SOURCE MATERIAL »
◇ ◇ ◇ ◇ ◇

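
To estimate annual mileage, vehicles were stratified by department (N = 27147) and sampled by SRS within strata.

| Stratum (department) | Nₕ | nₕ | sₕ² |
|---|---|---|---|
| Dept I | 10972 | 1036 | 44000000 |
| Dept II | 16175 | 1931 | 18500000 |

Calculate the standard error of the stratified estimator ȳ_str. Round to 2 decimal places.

96.32

Var(ȳ_str) = Σₕ Wₕ²(1 − fₕ)sₕ²/nₕ with Wₕ = Nₕ/N, N = 27147.
Dept I: Wₕ = 0.40416989; term = 0.40416989²·(1 − 0.09442217)·44000000/1036 = 6282.7043.
Dept II: Wₕ = 0.59583011; term = 0.59583011²·(1 − 0.11938176)·18500000/1931 = 2995.1738.
Sum = 9277.8781.
SE = √(9277.8781) = 96.32.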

◇ ◇ ◇ ◇ ◇

WORK REQUIRED »
Wherever a line holds the word "department", copy that line out of the entries above.

RESULT »
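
To estimate annual mileage, vehicles were stratified by department (N = 27147) and sampled by SRS within strata.
| Stratum (department) | Nₕ | nₕ | sₕ² |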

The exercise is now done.